REQUIRED WORK >> All records that follow are to be output exactly.

Source records:
====

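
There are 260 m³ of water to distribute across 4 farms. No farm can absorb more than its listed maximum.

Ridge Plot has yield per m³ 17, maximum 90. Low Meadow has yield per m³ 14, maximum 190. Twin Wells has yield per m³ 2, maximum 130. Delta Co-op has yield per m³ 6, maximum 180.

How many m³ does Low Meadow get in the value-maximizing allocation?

Rank by yield per m³: Ridge Plot 17 > Low Meadow 14 > Delta Co-op 6 > Twin Wells 2.
Ridge Plot takes 90 to reach its cap of 90 — 170 left.
Only 170 left; Low Meadow takes them to reach 170.

170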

====

SOLUTION TO THIS PROBLEM >>
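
There are 260 m³ of water to distribute across 4 farms. No farm can absorb more than its listed maximum.

Ridge Plot has yield per m³ 17, maximum 90. Low Meadow has yield per m³ 14, maximum 190. Twin Wells has yield per m³ 2, maximum 130. Delta Co-op has yield per m³ 6, maximum 180.

How many m³ does Low Meadow get in the value-maximizing allocation?

Rank by yield per m³: Ridge Plot 17 > Low Meadow 14 > Delta Co-op 6 > Twin Wells 2.
Ridge Plot takes 90 to reach its cap of 90 — 170 left.
Only 170 left; Low Meadow takes them to reach 170.

170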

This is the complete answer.